**Assignment**
Scan the records for the string "abroad" and copy every line that holds it.

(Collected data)

--- START ---

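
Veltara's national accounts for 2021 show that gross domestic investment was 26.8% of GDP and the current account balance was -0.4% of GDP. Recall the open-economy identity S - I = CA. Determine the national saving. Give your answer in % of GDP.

S - I = CA (net lending to the rest of the world).
S = I + CA = 26.8 + (-0.4) = 26.4

26.4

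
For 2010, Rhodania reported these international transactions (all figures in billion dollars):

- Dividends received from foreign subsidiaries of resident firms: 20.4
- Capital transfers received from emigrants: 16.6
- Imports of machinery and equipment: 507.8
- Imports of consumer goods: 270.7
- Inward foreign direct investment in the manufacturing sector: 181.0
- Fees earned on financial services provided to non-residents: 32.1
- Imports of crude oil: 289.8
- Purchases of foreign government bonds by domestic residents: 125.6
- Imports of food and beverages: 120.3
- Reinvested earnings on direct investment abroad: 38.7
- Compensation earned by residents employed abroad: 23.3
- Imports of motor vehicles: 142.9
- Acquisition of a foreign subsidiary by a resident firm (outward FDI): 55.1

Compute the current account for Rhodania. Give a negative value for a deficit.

-1217.0

Goods: -289.8 - 507.8 - 270.7 - 120.3 - 142.9 = -1331.5
Services: 32.1
Primary income: 20.4 + 38.7 + 23.3 = 82.4
Current account = (-1331.5) + 32.1 + 82.4 = -1217.0
(Excluded from the current account — capital account: capital transfers received from emigrants 16.6; financial account: inward foreign direct investment in the manufacturing sector 181.0, purchases of foreign government bonds by domestic residents 125.6, acquisition of a foreign subsidiary by a resident firm (outward FDI) 55.1.)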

--- END ---

**Answer to this exercise**
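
- Reinvested earnings on direct investment abroad: 38.7
- Compensation earned by residents employed abroad: 23.3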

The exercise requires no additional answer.